[Extracted records]
========================================

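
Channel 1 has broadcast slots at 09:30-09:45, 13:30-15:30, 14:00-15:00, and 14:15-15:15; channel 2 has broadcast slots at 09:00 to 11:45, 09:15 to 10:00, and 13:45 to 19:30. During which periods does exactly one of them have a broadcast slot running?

09:00-09:30, 09:45-11:45, 13:30-13:45, 15:30-19:30

First set merges to 09:30-09:45, 13:30-15:30.
Second set merges to 09:00-11:45, 13:45-19:30.
Only in the first: 13:30-13:45.
Only in the second: 09:00-09:30, 09:45-11:45, 15:30-19:30.
Together these are the periods covered by exactly one.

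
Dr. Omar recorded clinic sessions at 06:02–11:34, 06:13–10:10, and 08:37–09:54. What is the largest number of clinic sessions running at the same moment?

3

Walk the sorted start/end points keeping a running depth.
The depth first hits 3 at 08:37.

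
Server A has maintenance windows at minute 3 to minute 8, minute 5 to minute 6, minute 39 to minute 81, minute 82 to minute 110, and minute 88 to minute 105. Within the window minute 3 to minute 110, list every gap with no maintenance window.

minute 8 to minute 39, minute 81 to minute 82

After merging, the occupied span is minute 3 to minute 8, minute 39 to minute 81, minute 82 to minute 110.
Gaps within minute 3 to minute 110: minute 8 to minute 39, minute 81 to minute 82.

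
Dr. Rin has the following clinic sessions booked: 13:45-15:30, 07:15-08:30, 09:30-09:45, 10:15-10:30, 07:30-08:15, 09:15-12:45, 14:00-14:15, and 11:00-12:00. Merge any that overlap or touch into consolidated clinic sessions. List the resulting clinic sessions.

07:15–08:30, 09:15–12:45, 13:45–15:30

Sort by start: 07:15–08:30, 07:30–08:15, 09:15–12:45, 09:30–09:45, 10:15–10:30, 11:00–12:00, 13:45–15:30, 14:00–14:15.
07:30–08:15 overlaps/touches 07:15–08:30 → extend to 07:15–08:30.
09:15–12:45 is disjoint → start new block.
09:30–09:45 overlaps/touches 09:15–12:45 → extend to 09:15–12:45.
10:15–10:30 overlaps/touches 09:15–12:45 → extend to 09:15–12:45.
11:00–12:00 overlaps/touches 09:15–12:45 → extend to 09:15–12:45.
13:45–15:30 is disjoint → start new block.
14:00–14:15 overlaps/touches 13:45–15:30 → extend to 13:45–15:30.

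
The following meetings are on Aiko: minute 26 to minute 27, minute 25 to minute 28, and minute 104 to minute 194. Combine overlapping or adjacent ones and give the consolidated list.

minute 25 to minute 28, minute 104 to minute 194

Sort by start: minute 25 to minute 28, minute 26 to minute 27, minute 104 to minute 194.
minute 26 to minute 27 overlaps/touches minute 25 to minute 28 → extend to minute 25 to minute 28.
minute 104 to minute 194 is disjoint → start new block.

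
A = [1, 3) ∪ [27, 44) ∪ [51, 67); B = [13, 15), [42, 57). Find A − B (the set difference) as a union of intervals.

[1, 3) ∪ [27, 42) ∪ [57, 67)

[1, 3): no B overlap → unchanged.
[27, 44) minus B → [27, 42).
[51, 67) minus B → [57, 67).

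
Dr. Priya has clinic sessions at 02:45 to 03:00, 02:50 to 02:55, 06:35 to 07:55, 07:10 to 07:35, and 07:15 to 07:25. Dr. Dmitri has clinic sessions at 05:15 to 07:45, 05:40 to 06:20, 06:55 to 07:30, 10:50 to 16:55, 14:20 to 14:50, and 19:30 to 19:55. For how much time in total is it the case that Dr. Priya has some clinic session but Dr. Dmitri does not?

First set merges to 02:45–03:00, 06:35–07:55.
Second set merges to 05:15–07:45, 10:50–16:55, 19:30–19:55.
A \ B = 02:45–03:00, 07:45–07:55.
Total: 15 min + 10 min = 25 min.

25 min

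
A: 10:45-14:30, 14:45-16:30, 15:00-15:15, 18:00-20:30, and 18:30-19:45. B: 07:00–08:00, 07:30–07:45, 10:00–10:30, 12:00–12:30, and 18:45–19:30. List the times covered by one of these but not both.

First set merges to 10:45–14:30, 14:45–16:30, 18:00–20:30.
Second set merges to 07:00–08:00, 10:00–10:30, 12:00–12:30, 18:45–19:30.
Only in the first: 10:45–12:00, 12:30–14:30, 14:45–16:30, 18:00–18:45, 19:30–20:30.
Only in the second: 07:00–08:00, 10:00–10:30.
Together these are the periods covered by exactly one.

07:00–08:00, 10:00–10:30, 10:45–12:00, 12:30–14:30, 14:45–16:30, 18:00–18:45, 19:30–20:30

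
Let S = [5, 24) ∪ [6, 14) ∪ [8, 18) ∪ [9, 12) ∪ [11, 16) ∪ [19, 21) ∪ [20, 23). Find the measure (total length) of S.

19

Merged: [5, 24).
Length: 19.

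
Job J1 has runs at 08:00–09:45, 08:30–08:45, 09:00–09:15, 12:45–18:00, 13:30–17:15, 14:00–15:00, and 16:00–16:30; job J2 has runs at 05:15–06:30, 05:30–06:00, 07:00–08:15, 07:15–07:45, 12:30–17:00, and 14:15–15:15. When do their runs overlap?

08:00–08:15, 12:45–17:00

A, merged: 08:00–09:45, 12:45–18:00.
B, merged: 05:15–06:30, 07:00–08:15, 12:30–17:00.
08:00–09:45 overlaps B on 08:00–08:15.
12:45–18:00 overlaps B on 12:45–17:00.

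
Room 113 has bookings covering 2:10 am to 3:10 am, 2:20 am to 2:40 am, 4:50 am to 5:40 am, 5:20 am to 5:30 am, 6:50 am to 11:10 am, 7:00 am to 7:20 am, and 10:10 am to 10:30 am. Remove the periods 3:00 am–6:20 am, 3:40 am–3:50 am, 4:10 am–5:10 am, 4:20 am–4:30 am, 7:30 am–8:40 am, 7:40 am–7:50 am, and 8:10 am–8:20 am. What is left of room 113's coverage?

2:10 am–3:00 am, 6:50 am–7:30 am, 8:40 am–11:10 am

First set merges to 2:10 am–3:10 am, 4:50 am–5:40 am, 6:50 am–11:10 am.
Second set merges to 3:00 am–6:20 am, 7:30 am–8:40 am.
2:10 am–3:10 am minus B → 2:10 am–3:00 am.
4:50 am–5:40 am: fully covered by B → removed.
6:50 am–11:10 am minus B → 6:50 am–7:30 am, 8:40 am–11:10 am.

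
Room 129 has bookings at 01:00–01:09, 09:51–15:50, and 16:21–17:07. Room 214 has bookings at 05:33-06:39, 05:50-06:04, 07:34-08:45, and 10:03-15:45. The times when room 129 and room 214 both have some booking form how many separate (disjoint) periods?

Second set merges to 05:33–06:39, 07:34–08:45, 10:03–15:45.
A ∩ B = 10:03–15:45.
That is 1 disjoint piece.

1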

========================================

Would you restate every record word for word?

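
Channel 1 has broadcast slots at 09:30-09:45, 13:30-15:30, 14:00-15:00, and 14:15-15:15; channel 2 has broadcast slots at 09:00 to 11:45, 09:15 to 10:00, and 13:45 to 19:30. During which periods does exactly one of them have a broadcast slot running?

09:00-09:30, 09:45-11:45, 13:30-13:45, 15:30-19:30

First set merges to 09:30-09:45, 13:30-15:30.
Second set merges to 09:00-11:45, 13:45-19:30.
Only in the first: 13:30-13:45.
Only in the second: 09:00-09:30, 09:45-11:45, 15:30-19:30.
Together these are the periods covered by exactly one.

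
Dr. Omar recorded clinic sessions at 06:02–11:34, 06:13–10:10, and 08:37–09:54. What is the largest number of clinic sessions running at the same moment?

3

Walk the sorted start/end points keeping a running depth.
The depth first hits 3 at 08:37.

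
Server A has maintenance windows at minute 3 to minute 8, minute 5 to minute 6, minute 39 to minute 81, minute 82 to minute 110, and minute 88 to minute 105. Within the window minute 3 to minute 110, list every gap with no maintenance window.

minute 8 to minute 39, minute 81 to minute 82

After merging, the occupied span is minute 3 to minute 8, minute 39 to minute 81, minute 82 to minute 110.
Gaps within minute 3 to minute 110: minute 8 to minute 39, minute 81 to minute 82.

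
Dr. Rin has the following clinic sessions booked: 13:45-15:30, 07:15-08:30, 09:30-09:45, 10:15-10:30, 07:30-08:15, 09:15-12:45, 14:00-14:15, and 11:00-12:00. Merge any that overlap or touch into consolidated clinic sessions. List the resulting clinic sessions.

07:15–08:30, 09:15–12:45, 13:45–15:30

Sort by start: 07:15–08:30, 07:30–08:15, 09:15–12:45, 09:30–09:45, 10:15–10:30, 11:00–12:00, 13:45–15:30, 14:00–14:15.
07:30–08:15 overlaps/touches 07:15–08:30 → extend to 07:15–08:30.
09:15–12:45 is disjoint → start new block.
09:30–09:45 overlaps/touches 09:15–12:45 → extend to 09:15–12:45.
10:15–10:30 overlaps/touches 09:15–12:45 → extend to 09:15–12:45.
11:00–12:00 overlaps/touches 09:15–12:45 → extend to 09:15–12:45.
13:45–15:30 is disjoint → start new block.
14:00–14:15 overlaps/touches 13:45–15:30 → extend to 13:45–15:30.

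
The following meetings are on Aiko: minute 26 to minute 27, minute 25 to minute 28, and minute 104 to minute 194. Combine overlapping or adjacent ones and give the consolidated list.

minute 25 to minute 28, minute 104 to minute 194

Sort by start: minute 25 to minute 28, minute 26 to minute 27, minute 104 to minute 194.
minute 26 to minute 27 overlaps/touches minute 25 to minute 28 → extend to minute 25 to minute 28.
minute 104 to minute 194 is disjoint → start new block.

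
A = [1, 3) ∪ [27, 44) ∪ [51, 67); B = [13, 15), [42, 57). Find A − B (the set difference) as a union of intervals.

[1, 3) ∪ [27, 42) ∪ [57, 67)

[1, 3): no B overlap → unchanged.
[27, 44) minus B → [27, 42).
[51, 67) minus B → [57, 67).

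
Dr. Priya has clinic sessions at 02:45 to 03:00, 02:50 to 02:55, 06:35 to 07:55, 07:10 to 07:35, and 07:15 to 07:25. Dr. Dmitri has clinic sessions at 05:15 to 07:45, 05:40 to 06:20, 06:55 to 07:30, 10:50 to 16:55, 14:20 to 14:50, and 19:30 to 19:55. For how much time in total is it the case that Dr. Priya has some clinic session but Dr. Dmitri does not?

First set merges to 02:45–03:00, 06:35–07:55.
Second set merges to 05:15–07:45, 10:50–16:55, 19:30–19:55.
A \ B = 02:45–03:00, 07:45–07:55.
Total: 15 min + 10 min = 25 min.

25 min

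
A: 10:45-14:30, 14:45-16:30, 15:00-15:15, 18:00-20:30, and 18:30-19:45. B: 07:00–08:00, 07:30–07:45, 10:00–10:30, 12:00–12:30, and 18:45–19:30. List the times covered by one of these but not both.

First set merges to 10:45–14:30, 14:45–16:30, 18:00–20:30.
Second set merges to 07:00–08:00, 10:00–10:30, 12:00–12:30, 18:45–19:30.
Only in the first: 10:45–12:00, 12:30–14:30, 14:45–16:30, 18:00–18:45, 19:30–20:30.
Only in the second: 07:00–08:00, 10:00–10:30.
Together these are the periods covered by exactly one.

07:00–08:00, 10:00–10:30, 10:45–12:00, 12:30–14:30, 14:45–16:30, 18:00–18:45, 19:30–20:30

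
Let S = [5, 24) ∪ [6, 14) ∪ [8, 18) ∪ [9, 12) ∪ [11, 16) ∪ [19, 21) ∪ [20, 23). Find the measure (total length) of S.

19

Merged: [5, 24).
Length: 19.

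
Job J1 has runs at 08:00–09:45, 08:30–08:45, 09:00–09:15, 12:45–18:00, 13:30–17:15, 14:00–15:00, and 16:00–16:30; job J2 has runs at 05:15–06:30, 05:30–06:00, 07:00–08:15, 07:15–07:45, 12:30–17:00, and 14:15–15:15. When do their runs overlap?

08:00–08:15, 12:45–17:00

A, merged: 08:00–09:45, 12:45–18:00.
B, merged: 05:15–06:30, 07:00–08:15, 12:30–17:00.
08:00–09:45 overlaps B on 08:00–08:15.
12:45–18:00 overlaps B on 12:45–17:00.

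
Room 113 has bookings covering 2:10 am to 3:10 am, 2:20 am to 2:40 am, 4:50 am to 5:40 am, 5:20 am to 5:30 am, 6:50 am to 11:10 am, 7:00 am to 7:20 am, and 10:10 am to 10:30 am. Remove the periods 3:00 am–6:20 am, 3:40 am–3:50 am, 4:10 am–5:10 am, 4:20 am–4:30 am, 7:30 am–8:40 am, 7:40 am–7:50 am, and 8:10 am–8:20 am. What is left of room 113's coverage?

2:10 am–3:00 am, 6:50 am–7:30 am, 8:40 am–11:10 am

First set merges to 2:10 am–3:10 am, 4:50 am–5:40 am, 6:50 am–11:10 am.
Second set merges to 3:00 am–6:20 am, 7:30 am–8:40 am.
2:10 am–3:10 am minus B → 2:10 am–3:00 am.
4:50 am–5:40 am: fully covered by B → removed.
6:50 am–11:10 am minus B → 6:50 am–7:30 am, 8:40 am–11:10 am.

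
Room 129 has bookings at 01:00–01:09, 09:51–15:50, and 16:21–17:07. Room 214 has bookings at 05:33-06:39, 05:50-06:04, 07:34-08:45, and 10:03-15:45. The times when room 129 and room 214 both have some booking form how many separate (disjoint) periods?

Second set merges to 05:33–06:39, 07:34–08:45, 10:03–15:45.
A ∩ B = 10:03–15:45.
That is 1 disjoint piece.

1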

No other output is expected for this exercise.